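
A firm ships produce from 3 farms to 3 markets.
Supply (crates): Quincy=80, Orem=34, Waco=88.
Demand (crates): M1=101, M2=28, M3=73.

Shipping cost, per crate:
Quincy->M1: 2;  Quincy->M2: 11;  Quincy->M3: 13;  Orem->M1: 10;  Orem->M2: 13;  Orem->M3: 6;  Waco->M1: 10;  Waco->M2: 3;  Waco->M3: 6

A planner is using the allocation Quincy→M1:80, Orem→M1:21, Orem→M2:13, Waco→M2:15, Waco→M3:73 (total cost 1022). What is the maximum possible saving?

Current plan cost = 80·2 + 21·10 + 13·13 + 15·3 + 73·6 = 1022.
Optimal plan:
  Quincy–M1: 80 crates
  Orem–M3: 34 crates
  Waco–M1: 21 crates
  Waco–M2: 28 crates
  Waco–M3: 39 crates
Optimal cost = 892.
Saving = 1022 − 892 = 130.

130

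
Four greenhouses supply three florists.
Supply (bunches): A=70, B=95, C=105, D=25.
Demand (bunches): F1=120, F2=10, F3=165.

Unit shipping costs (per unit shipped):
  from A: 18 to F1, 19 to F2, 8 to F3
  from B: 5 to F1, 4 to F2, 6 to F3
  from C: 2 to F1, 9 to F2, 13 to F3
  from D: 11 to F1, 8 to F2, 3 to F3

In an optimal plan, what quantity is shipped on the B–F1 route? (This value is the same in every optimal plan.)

15

The minimum-cost plan:
  A->F3: 70 × 8 = 560
  B->F1: 15 × 5 = 75
  B->F2: 10 × 4 = 40
  B->F3: 70 × 6 = 420
  C->F1: 105 × 2 = 210
  D->F3: 25 × 3 = 75
Total cost = 1380.
So B→F1 carries 15 bunches.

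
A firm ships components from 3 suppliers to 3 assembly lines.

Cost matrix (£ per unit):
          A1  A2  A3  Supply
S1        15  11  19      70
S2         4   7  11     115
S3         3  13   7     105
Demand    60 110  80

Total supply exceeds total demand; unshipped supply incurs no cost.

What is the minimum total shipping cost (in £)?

An optimal shipping plan:
  S1 to A2: 30 × £11 = £330
  S2 to A1: 35 × £4 = £140
  S2 to A2: 80 × £7 = £560
  S3 to A1: 25 × £3 = £75
  S3 to A3: 80 × £7 = £560
Total = 330 + 140 + 560 + 75 + 560 = £1665.
(Supply check: S1 ships 30; S2 ships 115; S3 ships 105.)

1665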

TASK REQUIREMENTS: Each line that contains "unit" is to be copied from the listing above.

SOLUTION BELOW:
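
Unit shipping costs (per unit shipped):
Cost matrix (£ per unit):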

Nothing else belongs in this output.